● Work to be completed:
Reproduce every line of the listing below exactly.

========

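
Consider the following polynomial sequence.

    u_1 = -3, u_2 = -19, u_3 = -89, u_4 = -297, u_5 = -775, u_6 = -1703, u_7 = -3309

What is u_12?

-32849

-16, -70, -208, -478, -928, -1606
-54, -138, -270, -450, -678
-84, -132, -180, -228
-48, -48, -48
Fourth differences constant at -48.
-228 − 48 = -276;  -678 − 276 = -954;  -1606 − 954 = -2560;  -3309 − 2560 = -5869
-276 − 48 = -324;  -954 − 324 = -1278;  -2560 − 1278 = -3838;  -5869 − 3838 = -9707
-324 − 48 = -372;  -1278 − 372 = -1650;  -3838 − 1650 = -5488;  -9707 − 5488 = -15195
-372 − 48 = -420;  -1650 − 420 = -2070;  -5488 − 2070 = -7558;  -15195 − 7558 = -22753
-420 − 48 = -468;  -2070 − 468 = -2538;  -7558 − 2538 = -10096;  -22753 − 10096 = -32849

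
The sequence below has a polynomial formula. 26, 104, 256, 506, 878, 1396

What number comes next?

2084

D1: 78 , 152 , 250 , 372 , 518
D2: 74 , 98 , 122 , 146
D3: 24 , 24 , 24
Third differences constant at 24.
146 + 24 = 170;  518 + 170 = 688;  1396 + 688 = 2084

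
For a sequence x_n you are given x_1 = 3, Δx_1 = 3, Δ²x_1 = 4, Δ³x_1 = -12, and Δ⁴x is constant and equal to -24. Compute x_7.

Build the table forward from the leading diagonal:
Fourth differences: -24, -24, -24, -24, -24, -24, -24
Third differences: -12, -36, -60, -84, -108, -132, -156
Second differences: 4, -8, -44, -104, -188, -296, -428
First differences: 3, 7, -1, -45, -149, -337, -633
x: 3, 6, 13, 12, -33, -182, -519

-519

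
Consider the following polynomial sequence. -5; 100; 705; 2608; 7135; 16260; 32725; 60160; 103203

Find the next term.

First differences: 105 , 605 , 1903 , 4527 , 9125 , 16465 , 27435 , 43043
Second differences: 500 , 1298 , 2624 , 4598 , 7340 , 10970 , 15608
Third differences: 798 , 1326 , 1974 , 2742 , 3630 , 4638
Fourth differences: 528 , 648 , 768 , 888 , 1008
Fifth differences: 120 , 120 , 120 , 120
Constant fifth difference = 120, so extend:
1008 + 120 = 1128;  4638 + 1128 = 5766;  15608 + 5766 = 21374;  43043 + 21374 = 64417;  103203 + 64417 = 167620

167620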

========

● Answer for the task:
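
Consider the following polynomial sequence.

    u_1 = -3, u_2 = -19, u_3 = -89, u_4 = -297, u_5 = -775, u_6 = -1703, u_7 = -3309

What is u_12?

-32849

-16, -70, -208, -478, -928, -1606
-54, -138, -270, -450, -678
-84, -132, -180, -228
-48, -48, -48
Fourth differences constant at -48.
-228 − 48 = -276;  -678 − 276 = -954;  -1606 − 954 = -2560;  -3309 − 2560 = -5869
-276 − 48 = -324;  -954 − 324 = -1278;  -2560 − 1278 = -3838;  -5869 − 3838 = -9707
-324 − 48 = -372;  -1278 − 372 = -1650;  -3838 − 1650 = -5488;  -9707 − 5488 = -15195
-372 − 48 = -420;  -1650 − 420 = -2070;  -5488 − 2070 = -7558;  -15195 − 7558 = -22753
-420 − 48 = -468;  -2070 − 468 = -2538;  -7558 − 2538 = -10096;  -22753 − 10096 = -32849

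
The sequence below has a polynomial formula. 26, 104, 256, 506, 878, 1396

What number comes next?

2084

D1: 78 , 152 , 250 , 372 , 518
D2: 74 , 98 , 122 , 146
D3: 24 , 24 , 24
Third differences constant at 24.
146 + 24 = 170;  518 + 170 = 688;  1396 + 688 = 2084

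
For a sequence x_n you are given x_1 = 3, Δx_1 = 3, Δ²x_1 = 4, Δ³x_1 = -12, and Δ⁴x is constant and equal to -24. Compute x_7.

Build the table forward from the leading diagonal:
Fourth differences: -24, -24, -24, -24, -24, -24, -24
Third differences: -12, -36, -60, -84, -108, -132, -156
Second differences: 4, -8, -44, -104, -188, -296, -428
First differences: 3, 7, -1, -45, -149, -337, -633
x: 3, 6, 13, 12, -33, -182, -519

-519

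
Consider the following polynomial sequence. -5; 100; 705; 2608; 7135; 16260; 32725; 60160; 103203

Find the next term.

First differences: 105 , 605 , 1903 , 4527 , 9125 , 16465 , 27435 , 43043
Second differences: 500 , 1298 , 2624 , 4598 , 7340 , 10970 , 15608
Third differences: 798 , 1326 , 1974 , 2742 , 3630 , 4638
Fourth differences: 528 , 648 , 768 , 888 , 1008
Fifth differences: 120 , 120 , 120 , 120
Constant fifth difference = 120, so extend:
1008 + 120 = 1128;  4638 + 1128 = 5766;  15608 + 5766 = 21374;  43043 + 21374 = 64417;  103203 + 64417 = 167620

167620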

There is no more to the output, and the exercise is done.